**Work task:**
Each line below containing the word "What" needs to be shown.

[Extracted data entries]
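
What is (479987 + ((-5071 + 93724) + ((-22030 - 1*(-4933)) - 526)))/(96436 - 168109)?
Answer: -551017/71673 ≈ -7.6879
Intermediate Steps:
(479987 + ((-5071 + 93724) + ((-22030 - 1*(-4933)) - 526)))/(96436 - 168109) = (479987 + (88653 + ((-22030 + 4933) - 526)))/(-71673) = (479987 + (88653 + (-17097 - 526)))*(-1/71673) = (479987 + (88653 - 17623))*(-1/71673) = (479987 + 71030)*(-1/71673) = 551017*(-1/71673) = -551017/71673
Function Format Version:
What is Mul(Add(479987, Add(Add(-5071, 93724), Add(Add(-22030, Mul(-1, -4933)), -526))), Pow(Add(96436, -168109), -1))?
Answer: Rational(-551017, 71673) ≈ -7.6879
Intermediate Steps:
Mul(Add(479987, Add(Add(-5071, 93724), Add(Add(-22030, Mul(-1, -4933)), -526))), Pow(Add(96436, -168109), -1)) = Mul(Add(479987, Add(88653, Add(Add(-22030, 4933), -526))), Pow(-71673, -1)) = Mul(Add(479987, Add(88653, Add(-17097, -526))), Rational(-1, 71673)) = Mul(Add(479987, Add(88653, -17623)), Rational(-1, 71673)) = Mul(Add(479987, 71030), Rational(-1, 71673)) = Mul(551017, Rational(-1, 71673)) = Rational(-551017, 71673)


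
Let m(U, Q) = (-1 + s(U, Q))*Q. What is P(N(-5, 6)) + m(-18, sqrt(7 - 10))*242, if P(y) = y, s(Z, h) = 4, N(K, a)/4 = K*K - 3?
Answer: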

**Written answer:**
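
What is (479987 + ((-5071 + 93724) + ((-22030 - 1*(-4933)) - 526)))/(96436 - 168109)?
What is Mul(Add(479987, Add(Add(-5071, 93724), Add(Add(-22030, Mul(-1, -4933)), -526))), Pow(Add(96436, -168109), -1))?
Let m(U, Q) = (-1 + s(U, Q))*Q. What is P(N(-5, 6)) + m(-18, sqrt(7 - 10))*242, if P(y) = y, s(Z, h) = 4, N(K, a)/4 = K*K - 3?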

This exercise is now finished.